(Available data Opens)

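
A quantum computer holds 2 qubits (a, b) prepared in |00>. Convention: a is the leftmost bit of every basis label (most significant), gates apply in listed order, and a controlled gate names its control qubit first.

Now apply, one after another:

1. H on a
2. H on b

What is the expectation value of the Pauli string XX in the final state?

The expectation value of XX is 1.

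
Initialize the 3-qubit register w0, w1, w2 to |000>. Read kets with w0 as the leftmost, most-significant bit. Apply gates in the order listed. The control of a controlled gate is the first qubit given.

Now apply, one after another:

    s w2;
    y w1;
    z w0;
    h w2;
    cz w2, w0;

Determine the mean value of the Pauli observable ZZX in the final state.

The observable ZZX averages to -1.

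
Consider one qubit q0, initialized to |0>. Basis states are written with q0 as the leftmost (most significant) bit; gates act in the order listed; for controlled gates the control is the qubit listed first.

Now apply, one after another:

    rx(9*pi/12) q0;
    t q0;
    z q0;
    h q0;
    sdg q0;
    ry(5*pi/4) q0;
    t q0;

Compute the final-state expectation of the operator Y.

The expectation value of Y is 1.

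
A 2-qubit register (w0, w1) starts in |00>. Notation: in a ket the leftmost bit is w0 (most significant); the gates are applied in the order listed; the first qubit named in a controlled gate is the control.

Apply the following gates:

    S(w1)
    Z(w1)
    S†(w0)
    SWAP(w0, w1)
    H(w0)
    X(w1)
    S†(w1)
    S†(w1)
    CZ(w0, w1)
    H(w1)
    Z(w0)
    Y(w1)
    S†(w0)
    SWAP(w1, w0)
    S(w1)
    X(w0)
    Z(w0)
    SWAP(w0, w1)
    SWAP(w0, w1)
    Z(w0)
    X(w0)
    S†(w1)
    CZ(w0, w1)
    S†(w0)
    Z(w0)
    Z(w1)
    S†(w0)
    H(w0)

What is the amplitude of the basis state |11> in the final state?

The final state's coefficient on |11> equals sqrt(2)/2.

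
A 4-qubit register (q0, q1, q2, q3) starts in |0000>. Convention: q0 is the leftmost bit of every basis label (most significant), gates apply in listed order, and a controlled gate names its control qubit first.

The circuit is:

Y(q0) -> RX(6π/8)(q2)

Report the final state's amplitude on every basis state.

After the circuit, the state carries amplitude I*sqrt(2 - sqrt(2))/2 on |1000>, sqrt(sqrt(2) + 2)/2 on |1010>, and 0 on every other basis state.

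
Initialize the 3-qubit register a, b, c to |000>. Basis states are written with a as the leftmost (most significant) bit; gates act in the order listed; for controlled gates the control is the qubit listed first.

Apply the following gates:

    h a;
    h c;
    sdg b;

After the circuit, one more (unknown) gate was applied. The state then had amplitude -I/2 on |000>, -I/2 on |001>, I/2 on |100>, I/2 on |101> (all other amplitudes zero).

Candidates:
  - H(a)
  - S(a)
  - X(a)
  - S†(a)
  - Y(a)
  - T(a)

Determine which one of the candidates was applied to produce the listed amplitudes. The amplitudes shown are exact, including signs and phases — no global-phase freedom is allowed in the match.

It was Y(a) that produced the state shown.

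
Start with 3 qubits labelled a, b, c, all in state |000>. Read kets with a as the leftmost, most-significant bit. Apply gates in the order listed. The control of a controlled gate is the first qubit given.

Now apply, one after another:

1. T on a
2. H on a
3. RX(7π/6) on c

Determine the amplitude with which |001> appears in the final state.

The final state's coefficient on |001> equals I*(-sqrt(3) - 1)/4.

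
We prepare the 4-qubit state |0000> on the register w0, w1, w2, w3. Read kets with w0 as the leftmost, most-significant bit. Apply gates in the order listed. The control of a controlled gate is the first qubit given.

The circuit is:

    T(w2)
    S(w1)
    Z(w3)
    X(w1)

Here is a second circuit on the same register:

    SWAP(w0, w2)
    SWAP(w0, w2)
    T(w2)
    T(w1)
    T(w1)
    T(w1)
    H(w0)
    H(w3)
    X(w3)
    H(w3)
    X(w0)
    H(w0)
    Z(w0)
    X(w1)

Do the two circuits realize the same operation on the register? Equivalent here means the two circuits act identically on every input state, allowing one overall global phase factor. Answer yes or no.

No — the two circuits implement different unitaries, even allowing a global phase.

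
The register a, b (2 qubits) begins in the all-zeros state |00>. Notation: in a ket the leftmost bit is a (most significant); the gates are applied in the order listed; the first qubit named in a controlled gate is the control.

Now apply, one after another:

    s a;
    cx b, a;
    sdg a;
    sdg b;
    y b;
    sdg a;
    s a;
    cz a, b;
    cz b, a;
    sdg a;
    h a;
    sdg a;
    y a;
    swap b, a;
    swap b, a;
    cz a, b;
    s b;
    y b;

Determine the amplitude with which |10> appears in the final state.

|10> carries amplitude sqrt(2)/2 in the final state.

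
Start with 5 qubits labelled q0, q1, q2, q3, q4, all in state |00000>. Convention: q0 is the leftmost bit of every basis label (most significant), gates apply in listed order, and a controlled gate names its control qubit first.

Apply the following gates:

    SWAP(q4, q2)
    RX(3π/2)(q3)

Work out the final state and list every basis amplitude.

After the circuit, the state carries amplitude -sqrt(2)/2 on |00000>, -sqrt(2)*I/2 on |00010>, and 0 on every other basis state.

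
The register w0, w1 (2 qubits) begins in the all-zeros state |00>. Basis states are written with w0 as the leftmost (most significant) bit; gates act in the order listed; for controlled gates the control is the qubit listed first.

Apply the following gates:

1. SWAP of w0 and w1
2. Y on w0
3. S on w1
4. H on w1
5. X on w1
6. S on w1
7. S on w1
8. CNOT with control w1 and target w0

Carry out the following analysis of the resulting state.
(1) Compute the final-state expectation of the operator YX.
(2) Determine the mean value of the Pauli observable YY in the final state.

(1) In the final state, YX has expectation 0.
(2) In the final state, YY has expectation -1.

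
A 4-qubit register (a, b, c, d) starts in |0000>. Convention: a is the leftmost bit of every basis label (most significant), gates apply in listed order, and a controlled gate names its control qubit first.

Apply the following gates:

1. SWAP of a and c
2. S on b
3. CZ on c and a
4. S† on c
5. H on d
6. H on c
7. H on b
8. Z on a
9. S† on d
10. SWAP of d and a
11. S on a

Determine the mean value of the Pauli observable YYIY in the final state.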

(Available data Closes)

### Your goal
Exactly as written above, reproduce all of the entries.

### Exercise answer
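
A quantum computer holds 2 qubits (a, b) prepared in |00>. Convention: a is the leftmost bit of every basis label (most significant), gates apply in listed order, and a controlled gate names its control qubit first.

Now apply, one after another:

1. H on a
2. H on b

What is the expectation value of the Pauli string XX in the final state?

The expectation value of XX is 1.

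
Initialize the 3-qubit register w0, w1, w2 to |000>. Read kets with w0 as the leftmost, most-significant bit. Apply gates in the order listed. The control of a controlled gate is the first qubit given.

Now apply, one after another:

    s w2;
    y w1;
    z w0;
    h w2;
    cz w2, w0;

Determine the mean value of the Pauli observable ZZX in the final state.

The observable ZZX averages to -1.

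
Consider one qubit q0, initialized to |0>. Basis states are written with q0 as the leftmost (most significant) bit; gates act in the order listed; for controlled gates the control is the qubit listed first.

Now apply, one after another:

    rx(9*pi/12) q0;
    t q0;
    z q0;
    h q0;
    sdg q0;
    ry(5*pi/4) q0;
    t q0;

Compute the final-state expectation of the operator Y.

The expectation value of Y is 1.

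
A 2-qubit register (w0, w1) starts in |00>. Notation: in a ket the leftmost bit is w0 (most significant); the gates are applied in the order listed; the first qubit named in a controlled gate is the control.

Apply the following gates:

    S(w1)
    Z(w1)
    S†(w0)
    SWAP(w0, w1)
    H(w0)
    X(w1)
    S†(w1)
    S†(w1)
    CZ(w0, w1)
    H(w1)
    Z(w0)
    Y(w1)
    S†(w0)
    SWAP(w1, w0)
    S(w1)
    X(w0)
    Z(w0)
    SWAP(w0, w1)
    SWAP(w0, w1)
    Z(w0)
    X(w0)
    S†(w1)
    CZ(w0, w1)
    S†(w0)
    Z(w0)
    Z(w1)
    S†(w0)
    H(w0)

What is the amplitude of the basis state |11> in the final state?

The final state's coefficient on |11> equals sqrt(2)/2.

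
A 4-qubit register (q0, q1, q2, q3) starts in |0000>. Convention: q0 is the leftmost bit of every basis label (most significant), gates apply in listed order, and a controlled gate names its control qubit first.

The circuit is:

Y(q0) -> RX(6π/8)(q2)

Report the final state's amplitude on every basis state.

After the circuit, the state carries amplitude I*sqrt(2 - sqrt(2))/2 on |1000>, sqrt(sqrt(2) + 2)/2 on |1010>, and 0 on every other basis state.

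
Initialize the 3-qubit register a, b, c to |000>. Basis states are written with a as the leftmost (most significant) bit; gates act in the order listed; for controlled gates the control is the qubit listed first.

Apply the following gates:

    h a;
    h c;
    sdg b;

After the circuit, one more (unknown) gate was applied. The state then had amplitude -I/2 on |000>, -I/2 on |001>, I/2 on |100>, I/2 on |101> (all other amplitudes zero).

Candidates:
  - H(a)
  - S(a)
  - X(a)
  - S†(a)
  - Y(a)
  - T(a)

Determine which one of the candidates was applied to produce the listed amplitudes. The amplitudes shown are exact, including signs and phases — no global-phase freedom is allowed in the match.

It was Y(a) that produced the state shown.

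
Start with 3 qubits labelled a, b, c, all in state |000>. Read kets with a as the leftmost, most-significant bit. Apply gates in the order listed. The control of a controlled gate is the first qubit given.

Now apply, one after another:

1. T on a
2. H on a
3. RX(7π/6) on c

Determine the amplitude with which |001> appears in the final state.

The final state's coefficient on |001> equals I*(-sqrt(3) - 1)/4.

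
We prepare the 4-qubit state |0000> on the register w0, w1, w2, w3. Read kets with w0 as the leftmost, most-significant bit. Apply gates in the order listed. The control of a controlled gate is the first qubit given.

The circuit is:

    T(w2)
    S(w1)
    Z(w3)
    X(w1)

Here is a second circuit on the same register:

    SWAP(w0, w2)
    SWAP(w0, w2)
    T(w2)
    T(w1)
    T(w1)
    T(w1)
    H(w0)
    H(w3)
    X(w3)
    H(w3)
    X(w0)
    H(w0)
    Z(w0)
    X(w1)

Do the two circuits realize the same operation on the register? Equivalent here means the two circuits act identically on every input state, allowing one overall global phase factor. Answer yes or no.

No — the two circuits implement different unitaries, even allowing a global phase.

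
The register a, b (2 qubits) begins in the all-zeros state |00>. Notation: in a ket the leftmost bit is a (most significant); the gates are applied in the order listed; the first qubit named in a controlled gate is the control.

Now apply, one after another:

    s a;
    cx b, a;
    sdg a;
    sdg b;
    y b;
    sdg a;
    s a;
    cz a, b;
    cz b, a;
    sdg a;
    h a;
    sdg a;
    y a;
    swap b, a;
    swap b, a;
    cz a, b;
    s b;
    y b;

Determine the amplitude with which |10> appears in the final state.

|10> carries amplitude sqrt(2)/2 in the final state.

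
Start with 5 qubits labelled q0, q1, q2, q3, q4, all in state |00000>. Convention: q0 is the leftmost bit of every basis label (most significant), gates apply in listed order, and a controlled gate names its control qubit first.

Apply the following gates:

    SWAP(q4, q2)
    RX(3π/2)(q3)

Work out the final state and list every basis amplitude.

After the circuit, the state carries amplitude -sqrt(2)/2 on |00000>, -sqrt(2)*I/2 on |00010>, and 0 on every other basis state.

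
The register w0, w1 (2 qubits) begins in the all-zeros state |00>. Basis states are written with w0 as the leftmost (most significant) bit; gates act in the order listed; for controlled gates the control is the qubit listed first.

Apply the following gates:

1. SWAP of w0 and w1
2. Y on w0
3. S on w1
4. H on w1
5. X on w1
6. S on w1
7. S on w1
8. CNOT with control w1 and target w0

Carry out the following analysis of the resulting state.
(1) Compute the final-state expectation of the operator YX.
(2) Determine the mean value of the Pauli observable YY in the final state.

(1) In the final state, YX has expectation 0.
(2) In the final state, YY has expectation -1.

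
A 4-qubit register (a, b, c, d) starts in |0000>. Convention: a is the leftmost bit of every basis label (most significant), gates apply in listed order, and a controlled gate names its control qubit first.

Apply the following gates:

1. SWAP of a and c
2. S on b
3. CZ on c and a
4. S† on c
5. H on d
6. H on c
7. H on b
8. Z on a
9. S† on d
10. SWAP of d and a
11. S on a

Determine the mean value of the Pauli observable YYIY in the final state.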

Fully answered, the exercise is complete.